If a line in the data below includes the string "transfer", please return a copy of it.

RECORDS FOR THE TASK
== Segment start ==
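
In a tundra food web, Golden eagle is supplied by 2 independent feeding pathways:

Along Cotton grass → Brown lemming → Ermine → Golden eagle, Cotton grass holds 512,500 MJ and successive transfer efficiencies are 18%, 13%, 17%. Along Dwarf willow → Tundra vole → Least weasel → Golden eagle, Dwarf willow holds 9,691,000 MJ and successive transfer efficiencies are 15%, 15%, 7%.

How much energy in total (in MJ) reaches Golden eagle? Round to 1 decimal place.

Via Cotton grass: 512500 × 0.18 × 0.13 × 0.17 = 2038.725 MJ
Via Dwarf willow: 9691000 × 0.15 × 0.15 × 0.07 = 15263.325 MJ
Total at Golden eagle: 2038.725 + 15263.325 = 17302.05 MJ

17302.1 MJ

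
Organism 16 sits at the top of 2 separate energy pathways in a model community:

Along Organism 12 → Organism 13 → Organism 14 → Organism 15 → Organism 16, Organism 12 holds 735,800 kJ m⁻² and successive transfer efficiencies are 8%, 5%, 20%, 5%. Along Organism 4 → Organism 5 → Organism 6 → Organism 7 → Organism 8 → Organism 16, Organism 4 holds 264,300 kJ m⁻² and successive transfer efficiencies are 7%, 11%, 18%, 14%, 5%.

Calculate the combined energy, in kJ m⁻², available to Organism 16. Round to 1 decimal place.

32.0 kJ m⁻²

Via Organism 12: 735800 × 0.08 × 0.05 × 0.2 × 0.05 = 29.432 kJ m⁻²
Via Organism 4: 264300 × 0.07 × 0.11 × 0.18 × 0.14 × 0.05 = 2.5642386 kJ m⁻²
Total at Organism 16: 29.432 + 2.5642386 = 31.9962386 kJ m⁻²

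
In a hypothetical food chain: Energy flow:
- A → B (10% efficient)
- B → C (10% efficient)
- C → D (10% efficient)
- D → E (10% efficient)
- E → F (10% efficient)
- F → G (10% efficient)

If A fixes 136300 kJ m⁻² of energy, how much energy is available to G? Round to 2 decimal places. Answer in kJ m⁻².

0.14 kJ m⁻²

B: 136300 × 0.1 = 13630 kJ m⁻²
C: 13630 × 0.1 = 1363 kJ m⁻²
D: 1363 × 0.1 = 136.3 kJ m⁻²
E: 136.3 × 0.1 = 13.63 kJ m⁻²
F: 13.63 × 0.1 = 1.363 kJ m⁻²
G: 1.363 × 0.1 = 0.1363 kJ m⁻²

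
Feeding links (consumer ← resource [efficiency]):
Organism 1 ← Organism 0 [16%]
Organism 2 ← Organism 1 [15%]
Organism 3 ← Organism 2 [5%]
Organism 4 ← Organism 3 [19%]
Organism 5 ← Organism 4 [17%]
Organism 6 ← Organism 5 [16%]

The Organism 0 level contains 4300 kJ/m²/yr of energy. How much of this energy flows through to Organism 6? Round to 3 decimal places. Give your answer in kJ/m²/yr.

Organism 1: 4300 × 0.16 = 688 kJ/m²/yr
Organism 2: 688 × 0.15 = 103.2 kJ/m²/yr
Organism 3: 103.2 × 0.05 = 5.16 kJ/m²/yr
Organism 4: 5.16 × 0.19 = 0.9804 kJ/m²/yr
Organism 5: 0.9804 × 0.17 = 0.166668 kJ/m²/yr
Organism 6: 0.166668 × 0.16 = 0.02666688 kJ/m²/yr

0.027 kJ/m²/yr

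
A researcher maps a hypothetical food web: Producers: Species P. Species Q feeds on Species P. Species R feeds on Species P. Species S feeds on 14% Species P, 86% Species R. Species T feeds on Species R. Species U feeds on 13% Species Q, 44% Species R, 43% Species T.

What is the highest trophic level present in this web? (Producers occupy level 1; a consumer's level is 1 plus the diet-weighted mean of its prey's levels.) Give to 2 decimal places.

Species Q: 1 + 1 = 2
Species R: 1 + 1 = 2
Species S: 1 + (0.14×1 + 0.86×2) = 2.86
Species T: 1 + 2 = 3
Species U: 1 + (0.13×2 + 0.44×2 + 0.43×3) = 3.43

3.43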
== Segment end ==
WRITTEN SOLUTION
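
Along Cotton grass → Brown lemming → Ermine → Golden eagle, Cotton grass holds 512,500 MJ and successive transfer efficiencies are 18%, 13%, 17%. Along Dwarf willow → Tundra vole → Least weasel → Golden eagle, Dwarf willow holds 9,691,000 MJ and successive transfer efficiencies are 15%, 15%, 7%.
Along Organism 12 → Organism 13 → Organism 14 → Organism 15 → Organism 16, Organism 12 holds 735,800 kJ m⁻² and successive transfer efficiencies are 8%, 5%, 20%, 5%. Along Organism 4 → Organism 5 → Organism 6 → Organism 7 → Organism 8 → Organism 16, Organism 4 holds 264,300 kJ m⁻² and successive transfer efficiencies are 7%, 11%, 18%, 14%, 5%.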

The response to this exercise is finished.